(LISTED ENTRIES Opens)
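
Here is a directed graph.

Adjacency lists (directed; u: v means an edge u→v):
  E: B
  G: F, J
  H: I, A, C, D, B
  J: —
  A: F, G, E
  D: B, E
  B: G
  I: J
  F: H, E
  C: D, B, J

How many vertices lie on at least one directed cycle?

A vertex is on a directed cycle iff it belongs to a strongly connected component of size ≥ 2 (or has a self-loop).
The vertices on cycles are {A, B, C, D, E, F, G, H} — 8 in total.

8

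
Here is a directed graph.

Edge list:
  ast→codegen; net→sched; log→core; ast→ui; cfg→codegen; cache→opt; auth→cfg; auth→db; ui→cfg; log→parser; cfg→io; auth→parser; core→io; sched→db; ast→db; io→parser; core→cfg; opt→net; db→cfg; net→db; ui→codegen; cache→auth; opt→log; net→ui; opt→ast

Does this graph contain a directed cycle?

DFS with white/gray/black marking, starting from cfg:
cfg gray
  io gray
    parser gray
    parser black
  io black
  codegen gray
  codegen black
cfg black
net gray
  sched gray
    db gray
      db→cfg: cfg black — skip
    db black
  sched black
  net→db: db black — skip
  ui gray
    ui→codegen: codegen black — skip
    ui→cfg: cfg black — skip
  ui black
net black
auth gray
  auth→db: db black — skip
  auth→cfg: cfg black — skip
  auth→parser: parser black — skip
auth black
log gray
  log→parser: parser black — skip
  core gray
    core→io: io black — skip
    core→cfg: cfg black — skip
  core black
log black
cache gray
  cache→auth: auth black — skip
  opt gray
    ast gray
      ast→codegen: codegen black — skip
      ast→ui: ui black — skip
      ast→db: db black — skip
    ast black
    opt→net: net black — skip
    opt→log: log black — skip
  opt black
cache black
Every edge goes to a white or black vertex — no back edge, so the graph is acyclic.

No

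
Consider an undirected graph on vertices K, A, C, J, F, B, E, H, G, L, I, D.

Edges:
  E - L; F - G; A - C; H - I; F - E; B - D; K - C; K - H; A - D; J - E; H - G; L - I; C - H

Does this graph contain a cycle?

DFS, tracking each vertex's parent; an edge to a visited non-parent vertex closes a cycle.
Start from H:
visit H (parent –)
  visit I (parent H)
    visit L (parent I)
      L–I: parent, skip
      visit E (parent L)
        visit F (parent E)
          F–E: parent, skip
          visit G (parent F)
            G–F: parent, skip
            G–H: H visited and ≠ parent → cycle
Cycle: H – I – L – E – F – G – H.

Yes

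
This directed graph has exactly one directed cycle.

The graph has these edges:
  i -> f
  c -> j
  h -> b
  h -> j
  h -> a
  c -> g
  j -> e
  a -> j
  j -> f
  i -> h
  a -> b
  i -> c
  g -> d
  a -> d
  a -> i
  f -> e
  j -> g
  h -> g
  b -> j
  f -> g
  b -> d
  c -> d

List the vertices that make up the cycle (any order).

a, h, i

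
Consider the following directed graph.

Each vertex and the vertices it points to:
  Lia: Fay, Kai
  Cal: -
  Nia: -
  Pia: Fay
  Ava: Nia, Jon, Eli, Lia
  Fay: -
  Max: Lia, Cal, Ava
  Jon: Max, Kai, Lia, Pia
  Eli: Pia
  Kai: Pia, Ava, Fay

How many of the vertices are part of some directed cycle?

5

A vertex is on a directed cycle iff it belongs to a strongly connected component of size ≥ 2 (or has a self-loop).
The vertices on cycles are {Ava, Jon, Kai, Lia, Max} — 5 in total.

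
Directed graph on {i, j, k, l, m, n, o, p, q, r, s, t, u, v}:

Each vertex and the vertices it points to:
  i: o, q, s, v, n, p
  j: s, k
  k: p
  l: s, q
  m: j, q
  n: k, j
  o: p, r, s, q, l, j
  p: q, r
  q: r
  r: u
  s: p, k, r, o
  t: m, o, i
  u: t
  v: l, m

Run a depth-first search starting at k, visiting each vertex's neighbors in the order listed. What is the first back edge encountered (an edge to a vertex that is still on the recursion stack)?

DFS from k (visiting each vertex's neighbors in the order listed); mark gray on enter, black on exit:
k gray
  p gray
    q gray
      r gray
        u gray
          t gray
            m gray
              j gray
                s gray
                  s→p: p is gray → back edge
First back edge: s → p.

s->p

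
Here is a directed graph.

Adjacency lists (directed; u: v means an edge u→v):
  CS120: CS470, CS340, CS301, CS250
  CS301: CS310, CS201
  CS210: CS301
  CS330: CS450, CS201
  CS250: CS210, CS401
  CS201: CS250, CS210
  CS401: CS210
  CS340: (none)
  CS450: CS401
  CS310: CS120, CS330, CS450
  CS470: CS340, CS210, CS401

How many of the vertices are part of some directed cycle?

10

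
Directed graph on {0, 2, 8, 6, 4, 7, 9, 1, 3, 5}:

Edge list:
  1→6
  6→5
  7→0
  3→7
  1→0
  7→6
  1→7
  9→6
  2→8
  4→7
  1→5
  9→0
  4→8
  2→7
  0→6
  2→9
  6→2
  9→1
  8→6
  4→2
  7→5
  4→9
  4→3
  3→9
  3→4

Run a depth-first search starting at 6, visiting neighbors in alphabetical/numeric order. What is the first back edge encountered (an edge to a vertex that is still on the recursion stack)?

DFS from 6 (visiting neighbors in alphabetical/numeric order); mark gray on enter, black on exit:
6 gray
  2 gray
    7 gray
      0 gray
        0→6: 6 is gray → back edge
First back edge: 0 → 6.

0→6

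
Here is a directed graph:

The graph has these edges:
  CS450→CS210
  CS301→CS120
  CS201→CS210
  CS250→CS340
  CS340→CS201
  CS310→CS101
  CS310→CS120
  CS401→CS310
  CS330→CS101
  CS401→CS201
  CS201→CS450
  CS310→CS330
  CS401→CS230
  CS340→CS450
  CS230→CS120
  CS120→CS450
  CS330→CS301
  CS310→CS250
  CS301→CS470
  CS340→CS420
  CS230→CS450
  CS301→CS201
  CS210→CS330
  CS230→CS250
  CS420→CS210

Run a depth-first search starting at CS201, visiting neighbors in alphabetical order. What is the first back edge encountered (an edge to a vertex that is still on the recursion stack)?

CS450→CS210

DFS from CS201 (visiting neighbors in alphabetical order); mark gray on enter, black on exit:
CS201 gray
  CS210 gray
    CS330 gray
      CS101 gray
      CS101 black
      CS301 gray
        CS120 gray
          CS450 gray
            CS450→CS210: CS210 is gray → back edge
First back edge: CS450 → CS210.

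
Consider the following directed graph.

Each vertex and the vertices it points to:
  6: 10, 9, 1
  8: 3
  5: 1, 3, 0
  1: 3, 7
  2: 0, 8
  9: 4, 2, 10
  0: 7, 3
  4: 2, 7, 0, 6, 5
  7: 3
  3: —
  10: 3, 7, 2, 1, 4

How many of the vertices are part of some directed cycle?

4

A vertex is on a directed cycle iff it belongs to a strongly connected component of size ≥ 2 (or has a self-loop).
The vertices on cycles are {4, 6, 9, 10} — 4 in total.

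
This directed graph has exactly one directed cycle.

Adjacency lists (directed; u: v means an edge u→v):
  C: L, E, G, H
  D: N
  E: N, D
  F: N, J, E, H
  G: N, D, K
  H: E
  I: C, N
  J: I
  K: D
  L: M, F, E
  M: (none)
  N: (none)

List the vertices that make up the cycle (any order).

DFS with gray/black marking from C:
C gray
  L gray
    M gray
    M black
    F gray
      N gray
      N black
      J gray
        I gray
          I→C: C is gray → back edge
Back edge closes the cycle C → L → F → J → I → C; its vertices are {C, F, I, J, L}.

C, F, I, J, L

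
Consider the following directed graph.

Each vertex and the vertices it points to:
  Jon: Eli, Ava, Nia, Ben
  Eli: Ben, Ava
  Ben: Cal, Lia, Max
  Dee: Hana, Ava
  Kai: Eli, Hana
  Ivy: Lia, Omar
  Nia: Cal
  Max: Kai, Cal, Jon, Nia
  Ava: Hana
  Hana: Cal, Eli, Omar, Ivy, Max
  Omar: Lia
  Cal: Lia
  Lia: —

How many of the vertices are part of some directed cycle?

7

A vertex is on a directed cycle iff it belongs to a strongly connected component of size ≥ 2 (or has a self-loop).
The vertices on cycles are {Ava, Ben, Eli, Jon, Kai, Max, Hana} — 7 in total.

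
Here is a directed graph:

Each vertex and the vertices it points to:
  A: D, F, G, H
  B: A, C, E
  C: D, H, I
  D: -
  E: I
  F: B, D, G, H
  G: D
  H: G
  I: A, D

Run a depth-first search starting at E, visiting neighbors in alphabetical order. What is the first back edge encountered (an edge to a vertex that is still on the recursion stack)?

DFS from E (visiting neighbors in alphabetical order); mark gray on enter, black on exit:
E gray
  I gray
    A gray
      D gray
      D black
      F gray
        B gray
          B→A: A is gray → back edge
First back edge: B → A.

B->A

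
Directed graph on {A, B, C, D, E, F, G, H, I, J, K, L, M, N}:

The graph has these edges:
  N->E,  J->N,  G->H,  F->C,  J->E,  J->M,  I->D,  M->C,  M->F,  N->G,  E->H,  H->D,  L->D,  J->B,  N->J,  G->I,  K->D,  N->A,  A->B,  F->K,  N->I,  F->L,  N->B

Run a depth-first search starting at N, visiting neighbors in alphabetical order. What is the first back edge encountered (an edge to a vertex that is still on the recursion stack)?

DFS from N (visiting neighbors in alphabetical order); mark gray on enter, black on exit:
N gray
  A gray
    B gray
    B black
  A black
  N→B: B black — skip
  E gray
    H gray
      D gray
      D black
    H black
  E black
  G gray
    G→H: H black — skip
    I gray
      I→D: D black — skip
    I black
  G black
  N→I: I black — skip
  J gray
    J→B: B black — skip
    J→E: E black — skip
    M gray
      C gray
      C black
      F gray
        F→C: C black — skip
        K gray
          K→D: D black — skip
        K black
        L gray
          L→D: D black — skip
        L black
      F black
    M black
    J→N: N is gray → back edge
First back edge: J → N.

J→N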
(LISTED ENTRIES Closes)
WHAT IS BEING ASKED → Output exactly the lines of the material above from the one containing "Consider an undirected" up to and including the one containing "Kai: Pia, Ava, Fay".

TASK RESPONSE →
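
Consider an undirected graph on vertices K, A, C, J, F, B, E, H, G, L, I, D.

Edges:
  E - L; F - G; A - C; H - I; F - E; B - D; K - C; K - H; A - D; J - E; H - G; L - I; C - H

Does this graph contain a cycle?

DFS, tracking each vertex's parent; an edge to a visited non-parent vertex closes a cycle.
Start from H:
visit H (parent –)
  visit I (parent H)
    visit L (parent I)
      L–I: parent, skip
      visit E (parent L)
        visit F (parent E)
          F–E: parent, skip
          visit G (parent F)
            G–F: parent, skip
            G–H: H visited and ≠ parent → cycle
Cycle: H – I – L – E – F – G – H.

Yes

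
This directed graph has exactly one directed cycle.

The graph has these edges:
  i -> f
  c -> j
  h -> b
  h -> j
  h -> a
  c -> g
  j -> e
  a -> j
  j -> f
  i -> h
  a -> b
  i -> c
  g -> d
  a -> d
  a -> i
  f -> e
  j -> g
  h -> g
  b -> j
  f -> g
  b -> d
  c -> d

List the vertices that make up the cycle (any order).

a, h, i

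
Consider the following directed graph.

Each vertex and the vertices it points to:
  Lia: Fay, Kai
  Cal: -
  Nia: -
  Pia: Fay
  Ava: Nia, Jon, Eli, Lia
  Fay: -
  Max: Lia, Cal, Ava
  Jon: Max, Kai, Lia, Pia
  Eli: Pia
  Kai: Pia, Ava, Fay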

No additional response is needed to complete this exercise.